Reproduce precisely the lines of the listing below, starting with the line that contains "ciphertext: HUIXPWDOKPQUNINGGWMAZK" and stopping after the line that contains "ciphertext: ZPDVKGJJMKZUHVGZHXXGGEDXLKLRDEVFLKIYPT"; include nothing else.
----
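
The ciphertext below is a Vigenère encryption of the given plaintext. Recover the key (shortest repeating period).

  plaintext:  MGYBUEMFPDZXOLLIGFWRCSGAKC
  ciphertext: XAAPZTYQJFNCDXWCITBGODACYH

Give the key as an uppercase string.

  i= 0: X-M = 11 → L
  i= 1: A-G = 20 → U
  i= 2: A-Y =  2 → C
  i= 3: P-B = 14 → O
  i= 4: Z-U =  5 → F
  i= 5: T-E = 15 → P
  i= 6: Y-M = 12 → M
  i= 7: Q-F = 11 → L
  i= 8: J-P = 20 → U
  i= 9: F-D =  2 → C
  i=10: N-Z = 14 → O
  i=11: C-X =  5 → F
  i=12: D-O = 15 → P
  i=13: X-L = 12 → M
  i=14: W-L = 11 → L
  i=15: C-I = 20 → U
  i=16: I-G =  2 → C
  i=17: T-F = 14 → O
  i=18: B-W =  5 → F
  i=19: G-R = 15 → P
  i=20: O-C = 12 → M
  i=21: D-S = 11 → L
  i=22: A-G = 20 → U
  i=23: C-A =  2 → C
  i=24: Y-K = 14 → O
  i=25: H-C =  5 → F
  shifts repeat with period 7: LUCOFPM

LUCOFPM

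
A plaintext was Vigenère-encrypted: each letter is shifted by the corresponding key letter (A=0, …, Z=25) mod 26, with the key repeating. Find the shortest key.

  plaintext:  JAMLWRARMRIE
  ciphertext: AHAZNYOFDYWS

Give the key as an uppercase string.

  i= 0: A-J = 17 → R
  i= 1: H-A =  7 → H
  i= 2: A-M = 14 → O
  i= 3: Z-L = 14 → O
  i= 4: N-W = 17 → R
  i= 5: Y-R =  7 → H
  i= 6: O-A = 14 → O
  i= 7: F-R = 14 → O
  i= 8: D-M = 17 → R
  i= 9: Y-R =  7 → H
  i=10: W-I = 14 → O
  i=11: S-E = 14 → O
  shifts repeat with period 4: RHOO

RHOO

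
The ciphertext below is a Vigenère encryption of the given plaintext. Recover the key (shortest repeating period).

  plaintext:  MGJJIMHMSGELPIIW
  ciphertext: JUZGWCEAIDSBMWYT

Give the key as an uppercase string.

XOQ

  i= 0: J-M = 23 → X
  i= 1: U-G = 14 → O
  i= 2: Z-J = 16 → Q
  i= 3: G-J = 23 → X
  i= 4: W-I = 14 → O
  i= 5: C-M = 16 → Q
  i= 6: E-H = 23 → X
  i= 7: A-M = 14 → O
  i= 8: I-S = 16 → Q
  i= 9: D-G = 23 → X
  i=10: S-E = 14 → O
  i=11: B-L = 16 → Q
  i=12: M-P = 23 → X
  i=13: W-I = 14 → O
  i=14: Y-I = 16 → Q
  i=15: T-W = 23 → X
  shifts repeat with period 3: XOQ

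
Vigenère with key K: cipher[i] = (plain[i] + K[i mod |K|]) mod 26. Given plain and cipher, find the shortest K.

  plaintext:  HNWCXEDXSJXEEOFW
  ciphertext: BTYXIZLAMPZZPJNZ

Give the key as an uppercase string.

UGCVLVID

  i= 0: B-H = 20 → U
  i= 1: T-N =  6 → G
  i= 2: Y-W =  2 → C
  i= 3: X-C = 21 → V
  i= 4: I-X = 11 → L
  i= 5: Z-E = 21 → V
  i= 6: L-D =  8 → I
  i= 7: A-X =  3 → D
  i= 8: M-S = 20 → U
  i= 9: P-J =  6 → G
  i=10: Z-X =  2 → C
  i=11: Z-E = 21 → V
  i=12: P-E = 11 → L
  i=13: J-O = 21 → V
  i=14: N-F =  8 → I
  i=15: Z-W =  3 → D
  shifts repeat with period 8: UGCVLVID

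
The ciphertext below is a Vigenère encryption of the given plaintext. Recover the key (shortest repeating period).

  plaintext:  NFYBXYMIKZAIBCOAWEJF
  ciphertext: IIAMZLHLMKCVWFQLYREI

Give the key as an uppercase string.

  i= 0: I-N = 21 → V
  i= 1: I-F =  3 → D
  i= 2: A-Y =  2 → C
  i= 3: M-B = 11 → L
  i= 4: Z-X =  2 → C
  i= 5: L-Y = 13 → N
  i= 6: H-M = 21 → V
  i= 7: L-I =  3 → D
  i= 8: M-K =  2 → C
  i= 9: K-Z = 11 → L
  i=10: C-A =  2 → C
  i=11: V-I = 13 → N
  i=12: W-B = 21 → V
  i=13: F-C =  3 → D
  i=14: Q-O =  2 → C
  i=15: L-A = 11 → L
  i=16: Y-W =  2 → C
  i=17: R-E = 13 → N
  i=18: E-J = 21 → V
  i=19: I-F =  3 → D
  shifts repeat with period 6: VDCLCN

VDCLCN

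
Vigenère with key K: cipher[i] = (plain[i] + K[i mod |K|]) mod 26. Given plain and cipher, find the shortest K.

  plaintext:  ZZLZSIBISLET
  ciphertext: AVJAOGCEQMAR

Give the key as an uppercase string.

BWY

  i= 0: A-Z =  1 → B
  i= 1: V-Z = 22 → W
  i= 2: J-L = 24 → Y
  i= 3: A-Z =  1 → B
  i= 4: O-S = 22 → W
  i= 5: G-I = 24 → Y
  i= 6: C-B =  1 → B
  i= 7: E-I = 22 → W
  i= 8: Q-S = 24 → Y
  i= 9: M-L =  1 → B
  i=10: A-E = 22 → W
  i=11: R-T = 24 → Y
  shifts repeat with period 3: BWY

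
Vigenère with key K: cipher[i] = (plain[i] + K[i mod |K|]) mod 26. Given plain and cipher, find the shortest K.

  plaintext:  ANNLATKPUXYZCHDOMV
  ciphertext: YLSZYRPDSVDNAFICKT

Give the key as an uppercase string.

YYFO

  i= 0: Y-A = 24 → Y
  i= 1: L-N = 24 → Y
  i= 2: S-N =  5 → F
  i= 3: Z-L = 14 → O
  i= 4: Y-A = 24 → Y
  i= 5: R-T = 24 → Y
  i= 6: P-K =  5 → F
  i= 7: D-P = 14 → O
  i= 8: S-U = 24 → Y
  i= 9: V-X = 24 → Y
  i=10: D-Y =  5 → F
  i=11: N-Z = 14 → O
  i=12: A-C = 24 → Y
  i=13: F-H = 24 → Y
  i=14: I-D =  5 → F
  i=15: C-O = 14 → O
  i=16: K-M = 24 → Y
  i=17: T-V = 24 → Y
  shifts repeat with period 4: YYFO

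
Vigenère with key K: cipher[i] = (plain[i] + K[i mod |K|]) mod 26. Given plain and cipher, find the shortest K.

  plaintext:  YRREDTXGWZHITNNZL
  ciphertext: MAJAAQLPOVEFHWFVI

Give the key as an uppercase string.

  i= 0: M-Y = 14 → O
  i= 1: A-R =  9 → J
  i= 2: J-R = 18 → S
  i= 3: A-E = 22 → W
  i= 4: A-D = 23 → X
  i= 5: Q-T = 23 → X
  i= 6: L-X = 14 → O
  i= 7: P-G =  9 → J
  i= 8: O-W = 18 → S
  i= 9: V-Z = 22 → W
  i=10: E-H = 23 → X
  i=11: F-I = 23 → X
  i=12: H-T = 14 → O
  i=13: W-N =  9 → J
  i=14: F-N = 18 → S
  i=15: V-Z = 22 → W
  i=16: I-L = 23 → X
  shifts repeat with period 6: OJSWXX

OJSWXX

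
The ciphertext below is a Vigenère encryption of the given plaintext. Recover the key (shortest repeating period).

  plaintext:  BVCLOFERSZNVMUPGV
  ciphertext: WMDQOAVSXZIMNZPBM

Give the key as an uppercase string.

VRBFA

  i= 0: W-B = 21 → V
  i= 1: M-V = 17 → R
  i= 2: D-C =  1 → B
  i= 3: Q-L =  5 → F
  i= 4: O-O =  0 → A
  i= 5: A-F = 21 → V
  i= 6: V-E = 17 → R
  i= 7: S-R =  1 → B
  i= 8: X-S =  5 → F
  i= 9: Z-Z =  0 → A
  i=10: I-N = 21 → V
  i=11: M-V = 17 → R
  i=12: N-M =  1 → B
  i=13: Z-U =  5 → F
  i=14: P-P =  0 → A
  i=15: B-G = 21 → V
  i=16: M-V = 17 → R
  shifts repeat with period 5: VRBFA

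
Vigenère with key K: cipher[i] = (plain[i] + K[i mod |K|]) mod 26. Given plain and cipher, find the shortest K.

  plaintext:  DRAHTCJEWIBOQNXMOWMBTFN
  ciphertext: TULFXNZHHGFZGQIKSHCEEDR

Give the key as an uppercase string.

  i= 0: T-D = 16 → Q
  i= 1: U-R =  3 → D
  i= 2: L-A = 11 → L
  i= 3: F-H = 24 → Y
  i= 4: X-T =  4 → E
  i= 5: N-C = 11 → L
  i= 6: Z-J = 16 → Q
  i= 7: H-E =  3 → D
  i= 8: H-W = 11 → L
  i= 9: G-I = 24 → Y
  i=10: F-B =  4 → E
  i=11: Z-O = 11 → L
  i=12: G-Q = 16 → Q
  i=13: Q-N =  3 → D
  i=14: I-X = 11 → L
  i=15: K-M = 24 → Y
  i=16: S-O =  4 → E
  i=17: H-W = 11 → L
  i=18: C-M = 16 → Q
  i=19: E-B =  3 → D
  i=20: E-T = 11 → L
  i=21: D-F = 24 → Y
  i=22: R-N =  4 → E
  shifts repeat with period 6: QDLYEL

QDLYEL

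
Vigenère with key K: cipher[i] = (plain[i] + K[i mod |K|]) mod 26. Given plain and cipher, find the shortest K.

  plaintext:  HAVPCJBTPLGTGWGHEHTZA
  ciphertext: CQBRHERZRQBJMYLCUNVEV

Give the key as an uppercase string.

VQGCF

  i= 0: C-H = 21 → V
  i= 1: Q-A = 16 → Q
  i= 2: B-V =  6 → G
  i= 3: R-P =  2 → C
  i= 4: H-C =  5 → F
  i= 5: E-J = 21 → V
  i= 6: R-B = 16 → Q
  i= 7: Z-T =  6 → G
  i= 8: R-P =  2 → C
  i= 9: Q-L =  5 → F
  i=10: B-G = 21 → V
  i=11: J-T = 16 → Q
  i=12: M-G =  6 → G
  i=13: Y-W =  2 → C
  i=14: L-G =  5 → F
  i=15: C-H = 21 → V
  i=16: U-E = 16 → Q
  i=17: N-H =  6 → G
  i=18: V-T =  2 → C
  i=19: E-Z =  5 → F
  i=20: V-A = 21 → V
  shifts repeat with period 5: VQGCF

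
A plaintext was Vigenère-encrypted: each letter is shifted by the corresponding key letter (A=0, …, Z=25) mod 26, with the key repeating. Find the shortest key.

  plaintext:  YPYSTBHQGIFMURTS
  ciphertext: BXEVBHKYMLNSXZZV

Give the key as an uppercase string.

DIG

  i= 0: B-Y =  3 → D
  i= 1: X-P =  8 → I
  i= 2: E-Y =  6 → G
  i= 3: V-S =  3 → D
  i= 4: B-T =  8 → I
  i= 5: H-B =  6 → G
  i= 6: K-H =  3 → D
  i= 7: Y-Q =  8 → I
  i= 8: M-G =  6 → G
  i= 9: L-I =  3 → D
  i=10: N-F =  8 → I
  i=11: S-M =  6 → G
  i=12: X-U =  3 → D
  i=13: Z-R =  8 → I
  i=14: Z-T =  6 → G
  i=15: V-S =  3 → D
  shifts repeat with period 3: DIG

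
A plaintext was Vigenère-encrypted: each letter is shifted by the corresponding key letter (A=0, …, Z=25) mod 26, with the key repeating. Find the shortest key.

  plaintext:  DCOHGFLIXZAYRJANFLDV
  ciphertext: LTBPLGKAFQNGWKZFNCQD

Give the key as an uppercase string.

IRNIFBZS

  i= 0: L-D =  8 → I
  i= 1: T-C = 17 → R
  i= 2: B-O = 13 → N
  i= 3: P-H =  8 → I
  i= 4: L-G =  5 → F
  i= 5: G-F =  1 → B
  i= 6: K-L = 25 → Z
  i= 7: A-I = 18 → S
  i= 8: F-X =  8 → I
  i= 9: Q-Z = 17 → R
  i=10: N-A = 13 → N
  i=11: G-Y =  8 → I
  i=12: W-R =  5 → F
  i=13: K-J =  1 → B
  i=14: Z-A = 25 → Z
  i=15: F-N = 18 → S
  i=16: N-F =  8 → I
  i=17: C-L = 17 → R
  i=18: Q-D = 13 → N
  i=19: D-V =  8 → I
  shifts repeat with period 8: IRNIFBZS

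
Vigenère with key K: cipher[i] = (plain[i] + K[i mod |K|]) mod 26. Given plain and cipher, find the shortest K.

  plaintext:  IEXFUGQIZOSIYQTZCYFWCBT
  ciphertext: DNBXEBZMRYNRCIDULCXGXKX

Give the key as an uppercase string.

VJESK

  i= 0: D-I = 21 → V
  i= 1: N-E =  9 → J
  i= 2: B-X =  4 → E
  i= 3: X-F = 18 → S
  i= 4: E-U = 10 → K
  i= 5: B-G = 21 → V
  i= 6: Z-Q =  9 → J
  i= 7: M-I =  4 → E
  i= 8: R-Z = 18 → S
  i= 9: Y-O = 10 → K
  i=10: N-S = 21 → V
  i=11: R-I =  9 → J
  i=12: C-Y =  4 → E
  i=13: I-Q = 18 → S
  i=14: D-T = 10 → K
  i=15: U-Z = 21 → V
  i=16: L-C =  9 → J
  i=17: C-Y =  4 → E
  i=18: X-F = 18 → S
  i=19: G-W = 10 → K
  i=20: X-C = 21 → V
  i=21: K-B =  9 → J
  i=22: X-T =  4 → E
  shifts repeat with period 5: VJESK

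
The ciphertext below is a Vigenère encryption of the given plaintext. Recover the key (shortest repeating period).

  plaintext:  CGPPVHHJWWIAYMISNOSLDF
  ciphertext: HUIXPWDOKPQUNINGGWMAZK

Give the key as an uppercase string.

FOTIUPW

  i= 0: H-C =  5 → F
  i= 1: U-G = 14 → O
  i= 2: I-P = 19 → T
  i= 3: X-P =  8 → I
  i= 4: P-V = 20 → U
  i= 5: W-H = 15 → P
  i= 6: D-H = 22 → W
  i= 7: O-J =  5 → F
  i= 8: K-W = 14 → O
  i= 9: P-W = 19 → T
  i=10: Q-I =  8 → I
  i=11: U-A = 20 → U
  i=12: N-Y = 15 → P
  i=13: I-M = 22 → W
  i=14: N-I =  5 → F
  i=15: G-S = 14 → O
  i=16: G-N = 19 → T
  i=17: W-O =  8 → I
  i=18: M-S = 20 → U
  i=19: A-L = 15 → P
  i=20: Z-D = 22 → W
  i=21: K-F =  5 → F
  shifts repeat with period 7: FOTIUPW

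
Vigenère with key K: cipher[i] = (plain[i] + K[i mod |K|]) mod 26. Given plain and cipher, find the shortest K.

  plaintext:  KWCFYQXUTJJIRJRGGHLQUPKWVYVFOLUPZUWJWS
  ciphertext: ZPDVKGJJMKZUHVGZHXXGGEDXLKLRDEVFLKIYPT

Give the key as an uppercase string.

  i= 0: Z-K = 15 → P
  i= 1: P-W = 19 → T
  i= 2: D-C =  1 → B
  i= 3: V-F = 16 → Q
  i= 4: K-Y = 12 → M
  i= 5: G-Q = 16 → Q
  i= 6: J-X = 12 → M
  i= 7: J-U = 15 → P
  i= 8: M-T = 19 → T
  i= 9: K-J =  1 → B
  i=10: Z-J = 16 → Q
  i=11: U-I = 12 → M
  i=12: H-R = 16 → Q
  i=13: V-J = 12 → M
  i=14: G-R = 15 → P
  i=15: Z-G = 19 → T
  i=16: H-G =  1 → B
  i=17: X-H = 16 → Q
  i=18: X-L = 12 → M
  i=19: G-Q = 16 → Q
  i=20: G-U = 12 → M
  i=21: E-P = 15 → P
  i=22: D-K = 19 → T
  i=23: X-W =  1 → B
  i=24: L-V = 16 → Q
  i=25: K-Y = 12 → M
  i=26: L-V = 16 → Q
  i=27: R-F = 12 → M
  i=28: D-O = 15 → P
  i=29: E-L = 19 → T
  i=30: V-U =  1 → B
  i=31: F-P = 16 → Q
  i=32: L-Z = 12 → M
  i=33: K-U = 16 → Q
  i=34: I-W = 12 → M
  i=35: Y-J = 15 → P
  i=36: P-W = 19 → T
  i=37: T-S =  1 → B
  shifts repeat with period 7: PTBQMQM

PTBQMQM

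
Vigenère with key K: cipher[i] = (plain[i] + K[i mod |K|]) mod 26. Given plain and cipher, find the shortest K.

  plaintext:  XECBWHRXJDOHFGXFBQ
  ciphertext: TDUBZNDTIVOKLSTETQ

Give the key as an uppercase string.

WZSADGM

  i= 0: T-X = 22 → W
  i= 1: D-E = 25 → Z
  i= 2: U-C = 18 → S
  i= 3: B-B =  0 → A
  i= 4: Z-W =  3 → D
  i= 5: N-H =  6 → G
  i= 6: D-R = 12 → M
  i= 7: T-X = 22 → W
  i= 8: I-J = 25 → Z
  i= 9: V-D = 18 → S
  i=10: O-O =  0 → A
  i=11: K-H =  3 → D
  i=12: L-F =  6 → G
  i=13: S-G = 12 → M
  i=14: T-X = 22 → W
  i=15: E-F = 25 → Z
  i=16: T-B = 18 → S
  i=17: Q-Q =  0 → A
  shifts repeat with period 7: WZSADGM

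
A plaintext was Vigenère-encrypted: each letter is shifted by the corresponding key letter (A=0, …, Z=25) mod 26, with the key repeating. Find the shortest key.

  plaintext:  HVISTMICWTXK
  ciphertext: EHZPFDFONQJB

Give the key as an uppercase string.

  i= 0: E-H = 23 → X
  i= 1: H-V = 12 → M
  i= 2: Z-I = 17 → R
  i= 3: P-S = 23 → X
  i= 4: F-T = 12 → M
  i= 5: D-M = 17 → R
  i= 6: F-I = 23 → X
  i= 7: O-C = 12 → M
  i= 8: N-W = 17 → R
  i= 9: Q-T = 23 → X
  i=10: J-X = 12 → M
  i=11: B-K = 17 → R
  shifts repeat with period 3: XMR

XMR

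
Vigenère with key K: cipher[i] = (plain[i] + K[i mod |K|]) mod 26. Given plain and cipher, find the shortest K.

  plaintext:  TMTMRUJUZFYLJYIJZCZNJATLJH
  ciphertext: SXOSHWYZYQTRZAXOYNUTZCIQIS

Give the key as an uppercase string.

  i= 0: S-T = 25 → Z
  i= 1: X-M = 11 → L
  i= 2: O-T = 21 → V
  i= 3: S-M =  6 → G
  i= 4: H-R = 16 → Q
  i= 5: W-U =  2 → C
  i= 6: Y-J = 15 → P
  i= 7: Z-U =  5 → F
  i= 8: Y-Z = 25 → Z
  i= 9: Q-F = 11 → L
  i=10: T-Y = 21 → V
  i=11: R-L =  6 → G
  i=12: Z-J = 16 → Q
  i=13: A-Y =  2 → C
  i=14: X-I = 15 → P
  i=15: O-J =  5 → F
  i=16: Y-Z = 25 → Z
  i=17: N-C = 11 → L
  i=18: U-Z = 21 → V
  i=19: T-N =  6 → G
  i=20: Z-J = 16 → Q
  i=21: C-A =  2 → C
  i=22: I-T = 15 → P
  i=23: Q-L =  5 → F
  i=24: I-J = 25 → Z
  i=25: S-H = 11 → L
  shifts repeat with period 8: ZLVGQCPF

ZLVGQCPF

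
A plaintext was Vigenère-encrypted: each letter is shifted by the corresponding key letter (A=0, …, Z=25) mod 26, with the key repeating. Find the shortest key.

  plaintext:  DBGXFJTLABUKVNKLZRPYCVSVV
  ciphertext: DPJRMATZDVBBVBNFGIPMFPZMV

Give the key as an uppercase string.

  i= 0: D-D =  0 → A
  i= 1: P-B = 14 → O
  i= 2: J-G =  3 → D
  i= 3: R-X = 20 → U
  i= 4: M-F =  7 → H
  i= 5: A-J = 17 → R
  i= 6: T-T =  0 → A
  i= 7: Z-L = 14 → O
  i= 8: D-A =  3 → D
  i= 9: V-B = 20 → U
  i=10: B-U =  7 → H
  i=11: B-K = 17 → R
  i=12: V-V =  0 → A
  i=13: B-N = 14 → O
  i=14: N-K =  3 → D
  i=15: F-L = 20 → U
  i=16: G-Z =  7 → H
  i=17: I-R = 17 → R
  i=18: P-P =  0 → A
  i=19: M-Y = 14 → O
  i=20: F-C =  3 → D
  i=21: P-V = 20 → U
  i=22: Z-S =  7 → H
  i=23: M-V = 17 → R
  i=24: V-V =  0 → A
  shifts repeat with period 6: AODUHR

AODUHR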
----
**ANSWER FOR THIS EXERCISE:**
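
  ciphertext: HUIXPWDOKPQUNINGGWMAZK

Give the key as an uppercase string.

FOTIUPW

  i= 0: H-C =  5 → F
  i= 1: U-G = 14 → O
  i= 2: I-P = 19 → T
  i= 3: X-P =  8 → I
  i= 4: P-V = 20 → U
  i= 5: W-H = 15 → P
  i= 6: D-H = 22 → W
  i= 7: O-J =  5 → F
  i= 8: K-W = 14 → O
  i= 9: P-W = 19 → T
  i=10: Q-I =  8 → I
  i=11: U-A = 20 → U
  i=12: N-Y = 15 → P
  i=13: I-M = 22 → W
  i=14: N-I =  5 → F
  i=15: G-S = 14 → O
  i=16: G-N = 19 → T
  i=17: W-O =  8 → I
  i=18: M-S = 20 → U
  i=19: A-L = 15 → P
  i=20: Z-D = 22 → W
  i=21: K-F =  5 → F
  shifts repeat with period 7: FOTIUPW

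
Vigenère with key K: cipher[i] = (plain[i] + K[i mod |K|]) mod 26. Given plain and cipher, find the shortest K.

  plaintext:  KWCFYQXUTJJIRJRGGHLQUPKWVYVFOLUPZUWJWS
  ciphertext: ZPDVKGJJMKZUHVGZHXXGGEDXLKLRDEVFLKIYPT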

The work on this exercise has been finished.